*** Records provided ***

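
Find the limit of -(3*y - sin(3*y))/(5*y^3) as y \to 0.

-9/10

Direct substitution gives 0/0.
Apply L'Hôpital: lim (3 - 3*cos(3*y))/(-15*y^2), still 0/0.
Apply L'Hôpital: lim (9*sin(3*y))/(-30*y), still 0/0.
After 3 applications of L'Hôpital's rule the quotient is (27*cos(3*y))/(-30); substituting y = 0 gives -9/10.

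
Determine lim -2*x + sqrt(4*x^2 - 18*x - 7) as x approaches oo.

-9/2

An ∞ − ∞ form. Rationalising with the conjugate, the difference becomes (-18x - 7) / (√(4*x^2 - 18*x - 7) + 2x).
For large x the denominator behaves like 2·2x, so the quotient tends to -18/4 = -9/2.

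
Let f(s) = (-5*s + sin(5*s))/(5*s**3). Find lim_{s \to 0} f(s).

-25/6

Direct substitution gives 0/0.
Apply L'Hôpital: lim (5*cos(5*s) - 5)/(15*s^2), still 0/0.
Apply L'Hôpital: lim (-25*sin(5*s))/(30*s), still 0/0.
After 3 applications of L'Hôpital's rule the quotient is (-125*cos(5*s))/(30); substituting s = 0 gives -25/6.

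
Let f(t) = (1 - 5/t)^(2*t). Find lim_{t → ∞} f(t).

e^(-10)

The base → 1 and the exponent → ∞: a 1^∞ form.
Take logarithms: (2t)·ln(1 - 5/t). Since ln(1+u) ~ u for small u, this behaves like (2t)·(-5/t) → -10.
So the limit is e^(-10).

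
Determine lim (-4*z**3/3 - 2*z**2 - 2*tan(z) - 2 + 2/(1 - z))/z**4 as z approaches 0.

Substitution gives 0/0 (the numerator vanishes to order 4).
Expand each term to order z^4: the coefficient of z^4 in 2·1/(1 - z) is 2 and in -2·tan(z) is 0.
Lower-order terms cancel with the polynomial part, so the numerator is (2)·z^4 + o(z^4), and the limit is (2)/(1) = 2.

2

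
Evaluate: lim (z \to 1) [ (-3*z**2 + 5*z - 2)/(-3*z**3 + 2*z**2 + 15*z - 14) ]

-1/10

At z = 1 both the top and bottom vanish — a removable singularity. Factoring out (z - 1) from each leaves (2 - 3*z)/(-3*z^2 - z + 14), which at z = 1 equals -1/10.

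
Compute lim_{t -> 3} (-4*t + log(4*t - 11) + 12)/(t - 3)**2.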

***
*** Records provided ***

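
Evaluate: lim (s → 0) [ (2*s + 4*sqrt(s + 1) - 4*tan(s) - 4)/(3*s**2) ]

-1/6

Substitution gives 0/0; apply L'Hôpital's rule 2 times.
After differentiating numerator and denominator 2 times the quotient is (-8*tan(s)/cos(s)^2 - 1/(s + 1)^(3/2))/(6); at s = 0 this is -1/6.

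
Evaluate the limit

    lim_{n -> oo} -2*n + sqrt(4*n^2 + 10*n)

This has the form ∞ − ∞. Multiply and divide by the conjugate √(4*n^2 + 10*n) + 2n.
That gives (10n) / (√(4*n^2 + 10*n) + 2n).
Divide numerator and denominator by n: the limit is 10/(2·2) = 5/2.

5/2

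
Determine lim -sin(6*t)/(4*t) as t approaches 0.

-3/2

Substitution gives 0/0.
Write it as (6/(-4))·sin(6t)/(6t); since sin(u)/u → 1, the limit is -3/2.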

***

• _Required work_
Among the lines above, repeat exactly those from the line with "Evaluate: lim (z" to the line with "12)/(t - 3)**2.", counting both ends.

• _Expected answer_
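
Evaluate: lim (z \to 1) [ (-3*z**2 + 5*z - 2)/(-3*z**3 + 2*z**2 + 15*z - 14) ]

-1/10

At z = 1 both the top and bottom vanish — a removable singularity. Factoring out (z - 1) from each leaves (2 - 3*z)/(-3*z^2 - z + 14), which at z = 1 equals -1/10.

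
Compute lim_{t -> 3} (-4*t + log(4*t - 11) + 12)/(t - 3)**2.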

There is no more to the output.